What you have to do: Copy out the data that follows exactly, leaving out no line.

Records for the exercise START

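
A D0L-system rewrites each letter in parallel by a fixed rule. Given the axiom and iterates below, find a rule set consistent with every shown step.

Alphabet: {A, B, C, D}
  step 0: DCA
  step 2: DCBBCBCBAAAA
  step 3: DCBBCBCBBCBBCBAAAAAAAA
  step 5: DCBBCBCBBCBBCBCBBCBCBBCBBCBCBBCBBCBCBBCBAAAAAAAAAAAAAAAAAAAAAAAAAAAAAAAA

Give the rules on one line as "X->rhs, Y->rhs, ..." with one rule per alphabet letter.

A->AA, B->CB, C->B, D->DCB

  step 2 ⇒ step 3: DCBBCBCBAAAA ⇒ DCB·B·CB·CB·B·CB·B·CB·AA·AA·AA·AA
    A ↦ AA
    B ↦ CB
    C ↦ B
    D ↦ DCB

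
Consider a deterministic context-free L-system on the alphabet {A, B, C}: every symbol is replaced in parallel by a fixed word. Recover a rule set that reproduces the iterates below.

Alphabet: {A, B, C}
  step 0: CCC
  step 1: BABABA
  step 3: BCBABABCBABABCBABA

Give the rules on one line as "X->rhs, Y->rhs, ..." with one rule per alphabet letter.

  step 0 ⇒ step 1: CCC ⇒ BA·BA·BA
    C ↦ BA
    A ↦ C  (constrained at step 1)
    B ↦ BC  (constrained at step 1)

A->C, B->BC, C->BA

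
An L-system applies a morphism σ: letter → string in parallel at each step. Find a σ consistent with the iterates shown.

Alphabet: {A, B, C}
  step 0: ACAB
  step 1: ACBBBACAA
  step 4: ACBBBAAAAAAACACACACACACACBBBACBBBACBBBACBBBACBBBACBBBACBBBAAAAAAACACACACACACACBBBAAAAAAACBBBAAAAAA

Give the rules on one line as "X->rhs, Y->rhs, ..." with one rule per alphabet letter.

  step 0 ⇒ step 1: ACAB ⇒ AC·BBB·AC·AA
    A ↦ AC
    B ↦ AA
    C ↦ BBB

A->AC, B->AA, C->BBB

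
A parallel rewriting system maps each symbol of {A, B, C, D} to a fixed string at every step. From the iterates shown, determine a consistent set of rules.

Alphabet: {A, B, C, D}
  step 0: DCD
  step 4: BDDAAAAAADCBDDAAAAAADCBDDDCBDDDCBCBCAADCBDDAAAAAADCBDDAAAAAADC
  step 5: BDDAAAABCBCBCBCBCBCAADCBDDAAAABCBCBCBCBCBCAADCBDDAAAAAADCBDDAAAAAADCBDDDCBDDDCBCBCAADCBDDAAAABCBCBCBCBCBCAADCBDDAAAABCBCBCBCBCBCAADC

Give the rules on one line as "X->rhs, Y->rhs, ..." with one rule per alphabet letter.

A->BC, B->BDD, C->DC, D->AA

  step 4 ⇒ step 5: BDDAAAAAADCBDDAAAAAADCBDDDCBDDDCBCBCAADCBDDAAAAAADCBDDAAAAAADC ⇒ BDD·AA·AA·BC·BC·BC·BC·BC·BC·AA·DC·BDD·AA·AA·BC·BC·BC·BC·BC·BC·AA·DC·BDD·AA·AA·AA·DC·BDD·AA·AA·AA·DC·BDD·DC·BDD·DC·BC·BC·AA·DC·BDD·AA·AA·BC·BC·BC·BC·BC·BC·AA·DC·BDD·AA·AA·BC·BC·BC·BC·BC·BC·AA·DC
    A ↦ BC
    B ↦ BDD
    C ↦ DC
    D ↦ AA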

Records for the exercise END

Exercise response:
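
A D0L-system rewrites each letter in parallel by a fixed rule. Given the axiom and iterates below, find a rule set consistent with every shown step.

Alphabet: {A, B, C, D}
  step 0: DCA
  step 2: DCBBCBCBAAAA
  step 3: DCBBCBCBBCBBCBAAAAAAAA
  step 5: DCBBCBCBBCBBCBCBBCBCBBCBBCBCBBCBBCBCBBCBAAAAAAAAAAAAAAAAAAAAAAAAAAAAAAAA

Give the rules on one line as "X->rhs, Y->rhs, ..." with one rule per alphabet letter.

A->AA, B->CB, C->B, D->DCB

  step 2 ⇒ step 3: DCBBCBCBAAAA ⇒ DCB·B·CB·CB·B·CB·B·CB·AA·AA·AA·AA
    A ↦ AA
    B ↦ CB
    C ↦ B
    D ↦ DCB

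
Consider a deterministic context-free L-system on the alphabet {A, B, C}: every symbol is replaced in parallel by a fixed word. Recover a rule set that reproduces the iterates below.

Alphabet: {A, B, C}
  step 0: CCC
  step 1: BABABA
  step 3: BCBABABCBABABCBABA

Give the rules on one line as "X->rhs, Y->rhs, ..." with one rule per alphabet letter.

  step 0 ⇒ step 1: CCC ⇒ BA·BA·BA
    C ↦ BA
    A ↦ C  (constrained at step 1)
    B ↦ BC  (constrained at step 1)

A->C, B->BC, C->BA

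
An L-system applies a morphism σ: letter → string in parallel at each step. Find a σ consistent with the iterates shown.

Alphabet: {A, B, C}
  step 0: ACAB
  step 1: ACBBBACAA
  step 4: ACBBBAAAAAAACACACACACACACBBBACBBBACBBBACBBBACBBBACBBBACBBBAAAAAAACACACACACACACBBBAAAAAAACBBBAAAAAA

Give the rules on one line as "X->rhs, Y->rhs, ..." with one rule per alphabet letter.

  step 0 ⇒ step 1: ACAB ⇒ AC·BBB·AC·AA
    A ↦ AC
    B ↦ AA
    C ↦ BBB

A->AC, B->AA, C->BBB

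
A parallel rewriting system maps each symbol of {A, B, C, D} to a fixed string at every step. From the iterates shown, determine a consistent set of rules.

Alphabet: {A, B, C, D}
  step 0: DCD
  step 4: BDDAAAAAADCBDDAAAAAADCBDDDCBDDDCBCBCAADCBDDAAAAAADCBDDAAAAAADC
  step 5: BDDAAAABCBCBCBCBCBCAADCBDDAAAABCBCBCBCBCBCAADCBDDAAAAAADCBDDAAAAAADCBDDDCBDDDCBCBCAADCBDDAAAABCBCBCBCBCBCAADCBDDAAAABCBCBCBCBCBCAADC

Give the rules on one line as "X->rhs, Y->rhs, ..." with one rule per alphabet letter.

A->BC, B->BDD, C->DC, D->AA

  step 4 ⇒ step 5: BDDAAAAAADCBDDAAAAAADCBDDDCBDDDCBCBCAADCBDDAAAAAADCBDDAAAAAADC ⇒ BDD·AA·AA·BC·BC·BC·BC·BC·BC·AA·DC·BDD·AA·AA·BC·BC·BC·BC·BC·BC·AA·DC·BDD·AA·AA·AA·DC·BDD·AA·AA·AA·DC·BDD·DC·BDD·DC·BC·BC·AA·DC·BDD·AA·AA·BC·BC·BC·BC·BC·BC·AA·DC·BDD·AA·AA·BC·BC·BC·BC·BC·BC·AA·DC
    A ↦ BC
    B ↦ BDD
    C ↦ DC
    D ↦ AA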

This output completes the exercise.